> **WHAT YOU HAVE TO DO**
Check the listing that follows and work out how many lines include "Goods". The reply is that number alone.

> **PROVIDED INFORMATION**
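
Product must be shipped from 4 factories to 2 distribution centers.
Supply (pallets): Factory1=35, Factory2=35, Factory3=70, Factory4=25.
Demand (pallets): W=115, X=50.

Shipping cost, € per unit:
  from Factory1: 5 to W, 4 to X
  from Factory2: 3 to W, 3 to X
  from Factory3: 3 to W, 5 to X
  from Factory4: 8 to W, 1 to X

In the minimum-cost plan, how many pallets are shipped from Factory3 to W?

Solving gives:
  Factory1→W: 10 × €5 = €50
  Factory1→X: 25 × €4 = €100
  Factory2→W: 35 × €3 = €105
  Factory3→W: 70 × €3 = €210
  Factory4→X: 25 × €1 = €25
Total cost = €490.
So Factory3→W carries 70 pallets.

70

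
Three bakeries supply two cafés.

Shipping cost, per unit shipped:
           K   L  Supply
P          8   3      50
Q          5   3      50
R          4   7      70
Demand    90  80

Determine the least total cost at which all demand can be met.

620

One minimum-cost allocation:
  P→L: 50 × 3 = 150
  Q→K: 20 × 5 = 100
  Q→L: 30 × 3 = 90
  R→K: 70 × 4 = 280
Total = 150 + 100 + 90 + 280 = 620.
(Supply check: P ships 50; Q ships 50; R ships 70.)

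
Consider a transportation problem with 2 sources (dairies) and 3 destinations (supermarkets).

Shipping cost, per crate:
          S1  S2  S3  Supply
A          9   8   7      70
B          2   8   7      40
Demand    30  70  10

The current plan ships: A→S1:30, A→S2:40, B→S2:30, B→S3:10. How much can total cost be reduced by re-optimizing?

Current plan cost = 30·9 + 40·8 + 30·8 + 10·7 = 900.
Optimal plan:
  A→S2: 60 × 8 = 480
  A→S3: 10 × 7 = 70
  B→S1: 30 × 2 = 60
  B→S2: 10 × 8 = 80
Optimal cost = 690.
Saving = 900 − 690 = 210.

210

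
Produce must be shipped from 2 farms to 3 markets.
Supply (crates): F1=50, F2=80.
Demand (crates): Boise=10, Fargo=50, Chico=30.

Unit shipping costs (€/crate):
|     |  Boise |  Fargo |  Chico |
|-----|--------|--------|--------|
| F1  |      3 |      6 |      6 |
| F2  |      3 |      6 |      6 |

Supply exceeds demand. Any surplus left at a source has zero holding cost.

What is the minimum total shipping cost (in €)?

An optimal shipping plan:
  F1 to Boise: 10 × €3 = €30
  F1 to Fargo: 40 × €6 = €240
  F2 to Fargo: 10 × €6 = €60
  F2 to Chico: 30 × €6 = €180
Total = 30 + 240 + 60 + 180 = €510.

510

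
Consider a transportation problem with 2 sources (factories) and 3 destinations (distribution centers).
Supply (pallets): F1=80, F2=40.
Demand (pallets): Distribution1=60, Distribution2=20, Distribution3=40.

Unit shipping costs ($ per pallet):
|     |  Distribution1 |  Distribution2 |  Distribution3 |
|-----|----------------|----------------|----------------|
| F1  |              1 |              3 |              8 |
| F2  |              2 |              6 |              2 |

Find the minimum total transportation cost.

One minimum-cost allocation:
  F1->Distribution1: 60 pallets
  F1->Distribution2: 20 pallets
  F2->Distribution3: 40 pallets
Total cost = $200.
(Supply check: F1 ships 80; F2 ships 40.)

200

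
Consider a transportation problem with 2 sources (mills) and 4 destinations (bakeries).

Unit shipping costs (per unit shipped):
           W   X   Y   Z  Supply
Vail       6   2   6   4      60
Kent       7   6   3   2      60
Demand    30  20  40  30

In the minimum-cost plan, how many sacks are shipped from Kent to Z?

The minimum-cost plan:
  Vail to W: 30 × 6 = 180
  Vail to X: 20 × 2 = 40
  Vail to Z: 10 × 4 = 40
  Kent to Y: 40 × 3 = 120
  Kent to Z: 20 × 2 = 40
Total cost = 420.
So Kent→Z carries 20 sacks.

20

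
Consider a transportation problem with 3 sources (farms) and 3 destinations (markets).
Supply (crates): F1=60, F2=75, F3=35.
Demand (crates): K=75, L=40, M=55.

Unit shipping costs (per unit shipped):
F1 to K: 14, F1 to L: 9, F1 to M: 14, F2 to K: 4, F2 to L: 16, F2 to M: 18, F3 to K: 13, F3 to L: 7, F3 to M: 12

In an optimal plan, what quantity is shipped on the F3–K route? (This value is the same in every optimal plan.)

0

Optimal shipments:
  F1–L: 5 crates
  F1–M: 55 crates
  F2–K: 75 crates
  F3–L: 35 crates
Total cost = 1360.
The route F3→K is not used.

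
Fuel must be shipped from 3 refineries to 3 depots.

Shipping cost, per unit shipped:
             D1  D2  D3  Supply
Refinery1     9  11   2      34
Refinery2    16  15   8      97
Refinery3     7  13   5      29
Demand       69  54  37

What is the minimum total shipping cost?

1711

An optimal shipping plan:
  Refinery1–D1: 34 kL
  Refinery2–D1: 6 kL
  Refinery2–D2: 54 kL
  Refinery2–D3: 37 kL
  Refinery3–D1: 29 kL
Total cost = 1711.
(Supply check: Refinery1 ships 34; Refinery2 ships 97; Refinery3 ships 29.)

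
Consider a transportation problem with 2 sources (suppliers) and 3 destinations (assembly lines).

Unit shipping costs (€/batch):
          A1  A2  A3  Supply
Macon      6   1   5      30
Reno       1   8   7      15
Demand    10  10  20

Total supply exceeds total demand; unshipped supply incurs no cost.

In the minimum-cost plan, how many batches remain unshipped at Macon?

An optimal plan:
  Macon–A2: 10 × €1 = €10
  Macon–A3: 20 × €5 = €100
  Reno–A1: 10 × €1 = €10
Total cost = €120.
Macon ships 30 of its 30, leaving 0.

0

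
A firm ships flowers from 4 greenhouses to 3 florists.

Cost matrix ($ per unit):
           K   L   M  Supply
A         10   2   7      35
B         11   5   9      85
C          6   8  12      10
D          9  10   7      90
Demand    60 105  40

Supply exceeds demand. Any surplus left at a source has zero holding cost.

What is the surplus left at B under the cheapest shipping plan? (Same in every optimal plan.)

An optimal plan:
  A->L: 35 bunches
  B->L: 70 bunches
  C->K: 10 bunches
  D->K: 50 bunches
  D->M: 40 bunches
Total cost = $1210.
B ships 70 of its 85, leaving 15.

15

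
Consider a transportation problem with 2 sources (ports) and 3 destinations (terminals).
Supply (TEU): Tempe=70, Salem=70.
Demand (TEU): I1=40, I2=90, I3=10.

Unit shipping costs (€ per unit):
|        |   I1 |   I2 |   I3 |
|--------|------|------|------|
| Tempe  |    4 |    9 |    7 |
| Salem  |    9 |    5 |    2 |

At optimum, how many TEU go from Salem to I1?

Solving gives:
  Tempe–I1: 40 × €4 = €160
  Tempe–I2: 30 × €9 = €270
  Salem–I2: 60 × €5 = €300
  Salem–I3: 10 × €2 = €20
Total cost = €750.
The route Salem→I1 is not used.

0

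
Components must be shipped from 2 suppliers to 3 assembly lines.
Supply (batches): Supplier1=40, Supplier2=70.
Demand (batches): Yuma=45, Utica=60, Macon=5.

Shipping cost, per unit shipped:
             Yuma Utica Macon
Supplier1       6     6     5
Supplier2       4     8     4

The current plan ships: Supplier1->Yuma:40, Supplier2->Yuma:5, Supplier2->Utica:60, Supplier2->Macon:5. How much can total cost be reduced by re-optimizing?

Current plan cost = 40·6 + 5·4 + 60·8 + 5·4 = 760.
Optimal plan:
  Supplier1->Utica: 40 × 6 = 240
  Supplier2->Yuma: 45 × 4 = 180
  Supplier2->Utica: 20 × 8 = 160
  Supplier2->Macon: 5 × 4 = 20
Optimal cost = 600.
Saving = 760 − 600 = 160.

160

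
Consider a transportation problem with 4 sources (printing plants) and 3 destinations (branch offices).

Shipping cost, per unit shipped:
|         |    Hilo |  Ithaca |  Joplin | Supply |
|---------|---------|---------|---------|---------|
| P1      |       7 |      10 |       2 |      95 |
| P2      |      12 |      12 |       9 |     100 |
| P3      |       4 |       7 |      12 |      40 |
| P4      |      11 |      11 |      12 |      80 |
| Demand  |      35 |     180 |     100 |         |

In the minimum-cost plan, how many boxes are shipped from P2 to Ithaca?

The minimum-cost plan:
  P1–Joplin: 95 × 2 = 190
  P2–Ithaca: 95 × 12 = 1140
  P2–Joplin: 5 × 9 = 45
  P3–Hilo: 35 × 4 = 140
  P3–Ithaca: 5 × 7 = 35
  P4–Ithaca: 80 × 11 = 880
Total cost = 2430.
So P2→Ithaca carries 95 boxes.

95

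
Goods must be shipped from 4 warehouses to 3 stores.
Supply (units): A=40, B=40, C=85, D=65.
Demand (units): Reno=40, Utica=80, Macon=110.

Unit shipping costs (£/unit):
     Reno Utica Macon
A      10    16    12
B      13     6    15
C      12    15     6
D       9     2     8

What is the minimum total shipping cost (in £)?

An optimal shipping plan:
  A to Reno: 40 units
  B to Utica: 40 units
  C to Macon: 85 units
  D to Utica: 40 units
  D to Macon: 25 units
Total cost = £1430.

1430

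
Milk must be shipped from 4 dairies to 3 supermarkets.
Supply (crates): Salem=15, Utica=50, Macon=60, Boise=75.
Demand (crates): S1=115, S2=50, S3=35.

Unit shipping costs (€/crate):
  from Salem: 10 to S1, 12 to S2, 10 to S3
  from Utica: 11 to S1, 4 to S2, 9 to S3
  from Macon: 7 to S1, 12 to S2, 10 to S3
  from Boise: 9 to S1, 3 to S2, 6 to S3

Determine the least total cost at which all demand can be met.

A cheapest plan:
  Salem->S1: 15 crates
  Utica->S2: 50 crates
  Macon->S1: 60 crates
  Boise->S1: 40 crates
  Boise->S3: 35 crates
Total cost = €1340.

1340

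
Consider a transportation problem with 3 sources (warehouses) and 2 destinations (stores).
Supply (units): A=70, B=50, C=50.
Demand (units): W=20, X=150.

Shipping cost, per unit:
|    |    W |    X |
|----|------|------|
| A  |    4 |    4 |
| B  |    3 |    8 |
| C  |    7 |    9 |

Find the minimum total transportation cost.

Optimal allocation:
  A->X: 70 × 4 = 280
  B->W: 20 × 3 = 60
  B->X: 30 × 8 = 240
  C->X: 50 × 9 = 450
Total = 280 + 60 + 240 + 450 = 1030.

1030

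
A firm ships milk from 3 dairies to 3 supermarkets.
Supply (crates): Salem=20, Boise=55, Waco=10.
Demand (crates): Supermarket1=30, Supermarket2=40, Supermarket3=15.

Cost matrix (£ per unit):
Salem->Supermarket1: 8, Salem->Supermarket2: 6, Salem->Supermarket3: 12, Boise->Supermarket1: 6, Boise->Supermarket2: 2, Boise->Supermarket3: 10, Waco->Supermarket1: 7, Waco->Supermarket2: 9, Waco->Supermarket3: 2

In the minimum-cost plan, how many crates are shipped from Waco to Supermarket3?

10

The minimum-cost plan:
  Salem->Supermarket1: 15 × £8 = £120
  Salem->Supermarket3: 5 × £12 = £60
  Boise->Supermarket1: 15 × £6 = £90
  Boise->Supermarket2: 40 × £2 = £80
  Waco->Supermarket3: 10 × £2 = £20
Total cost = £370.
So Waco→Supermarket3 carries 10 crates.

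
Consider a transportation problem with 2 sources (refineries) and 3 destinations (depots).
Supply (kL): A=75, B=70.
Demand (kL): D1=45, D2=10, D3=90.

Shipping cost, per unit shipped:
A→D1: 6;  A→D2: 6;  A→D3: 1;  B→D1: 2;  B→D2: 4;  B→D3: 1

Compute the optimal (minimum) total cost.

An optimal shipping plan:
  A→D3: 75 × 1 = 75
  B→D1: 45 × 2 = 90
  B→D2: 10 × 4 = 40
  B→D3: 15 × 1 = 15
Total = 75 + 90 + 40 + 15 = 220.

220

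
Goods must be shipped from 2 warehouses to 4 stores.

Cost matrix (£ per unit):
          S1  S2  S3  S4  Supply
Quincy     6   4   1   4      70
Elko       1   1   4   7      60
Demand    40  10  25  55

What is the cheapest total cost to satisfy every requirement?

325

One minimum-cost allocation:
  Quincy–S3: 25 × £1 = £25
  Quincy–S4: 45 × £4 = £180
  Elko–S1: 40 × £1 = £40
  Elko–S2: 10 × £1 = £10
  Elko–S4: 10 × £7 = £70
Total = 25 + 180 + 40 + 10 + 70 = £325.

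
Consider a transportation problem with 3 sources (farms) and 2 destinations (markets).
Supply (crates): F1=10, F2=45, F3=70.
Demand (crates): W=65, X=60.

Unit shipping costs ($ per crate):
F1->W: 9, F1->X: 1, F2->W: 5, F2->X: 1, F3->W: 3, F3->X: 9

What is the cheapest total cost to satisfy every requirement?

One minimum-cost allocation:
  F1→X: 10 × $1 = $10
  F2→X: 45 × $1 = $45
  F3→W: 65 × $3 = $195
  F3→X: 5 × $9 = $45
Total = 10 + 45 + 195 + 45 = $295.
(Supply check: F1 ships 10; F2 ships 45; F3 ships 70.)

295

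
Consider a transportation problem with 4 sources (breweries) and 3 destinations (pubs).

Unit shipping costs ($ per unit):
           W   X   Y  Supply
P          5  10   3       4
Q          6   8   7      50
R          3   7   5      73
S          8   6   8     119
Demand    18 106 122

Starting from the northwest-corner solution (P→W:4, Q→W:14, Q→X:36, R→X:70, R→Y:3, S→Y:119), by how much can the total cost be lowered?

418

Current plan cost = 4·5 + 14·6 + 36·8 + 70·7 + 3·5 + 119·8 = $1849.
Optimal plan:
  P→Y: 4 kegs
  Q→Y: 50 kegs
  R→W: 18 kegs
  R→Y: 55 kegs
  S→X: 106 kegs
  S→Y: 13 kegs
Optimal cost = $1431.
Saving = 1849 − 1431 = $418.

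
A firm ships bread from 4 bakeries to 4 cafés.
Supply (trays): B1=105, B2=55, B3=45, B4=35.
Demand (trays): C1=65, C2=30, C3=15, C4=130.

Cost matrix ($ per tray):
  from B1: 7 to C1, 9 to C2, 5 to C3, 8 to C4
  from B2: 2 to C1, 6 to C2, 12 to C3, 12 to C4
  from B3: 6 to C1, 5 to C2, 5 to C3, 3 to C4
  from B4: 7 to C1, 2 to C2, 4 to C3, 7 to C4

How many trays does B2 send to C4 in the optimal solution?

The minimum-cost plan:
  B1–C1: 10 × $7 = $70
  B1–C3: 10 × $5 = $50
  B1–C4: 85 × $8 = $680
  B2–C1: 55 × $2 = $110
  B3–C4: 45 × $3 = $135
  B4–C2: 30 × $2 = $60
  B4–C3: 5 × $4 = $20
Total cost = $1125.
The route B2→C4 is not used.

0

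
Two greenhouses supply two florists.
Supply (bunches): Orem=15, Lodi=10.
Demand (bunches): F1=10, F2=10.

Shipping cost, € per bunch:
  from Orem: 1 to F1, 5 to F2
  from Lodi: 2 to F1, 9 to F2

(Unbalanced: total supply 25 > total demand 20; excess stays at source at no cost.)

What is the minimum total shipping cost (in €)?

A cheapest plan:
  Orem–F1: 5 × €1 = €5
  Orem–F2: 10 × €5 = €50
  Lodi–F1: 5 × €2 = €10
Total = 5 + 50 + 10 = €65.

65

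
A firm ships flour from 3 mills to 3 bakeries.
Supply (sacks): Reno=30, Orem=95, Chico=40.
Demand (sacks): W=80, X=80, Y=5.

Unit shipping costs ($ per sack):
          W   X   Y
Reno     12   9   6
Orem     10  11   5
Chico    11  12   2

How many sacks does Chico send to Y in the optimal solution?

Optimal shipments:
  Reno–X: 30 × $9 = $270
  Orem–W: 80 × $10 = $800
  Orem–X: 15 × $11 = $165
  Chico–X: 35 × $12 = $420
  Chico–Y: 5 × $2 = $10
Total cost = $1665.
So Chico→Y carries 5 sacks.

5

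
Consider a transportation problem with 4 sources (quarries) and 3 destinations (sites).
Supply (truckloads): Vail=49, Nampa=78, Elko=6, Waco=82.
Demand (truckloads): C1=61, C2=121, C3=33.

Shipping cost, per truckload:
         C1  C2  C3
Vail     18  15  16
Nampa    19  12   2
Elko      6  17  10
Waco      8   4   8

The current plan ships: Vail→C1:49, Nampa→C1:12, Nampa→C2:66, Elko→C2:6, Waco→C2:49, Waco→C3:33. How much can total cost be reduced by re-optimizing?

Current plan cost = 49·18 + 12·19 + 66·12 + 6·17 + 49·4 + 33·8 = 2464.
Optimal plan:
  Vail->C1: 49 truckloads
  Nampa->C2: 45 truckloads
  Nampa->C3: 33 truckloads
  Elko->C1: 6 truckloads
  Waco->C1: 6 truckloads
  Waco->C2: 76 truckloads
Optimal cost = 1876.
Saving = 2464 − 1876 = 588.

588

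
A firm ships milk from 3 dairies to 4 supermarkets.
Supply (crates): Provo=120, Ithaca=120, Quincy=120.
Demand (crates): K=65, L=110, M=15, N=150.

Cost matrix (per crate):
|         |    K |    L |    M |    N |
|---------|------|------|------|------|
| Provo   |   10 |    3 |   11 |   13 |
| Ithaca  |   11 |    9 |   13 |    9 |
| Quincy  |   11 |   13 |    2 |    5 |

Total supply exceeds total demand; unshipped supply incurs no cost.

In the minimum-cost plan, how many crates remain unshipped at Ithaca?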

> **TASK SOLUTION**
2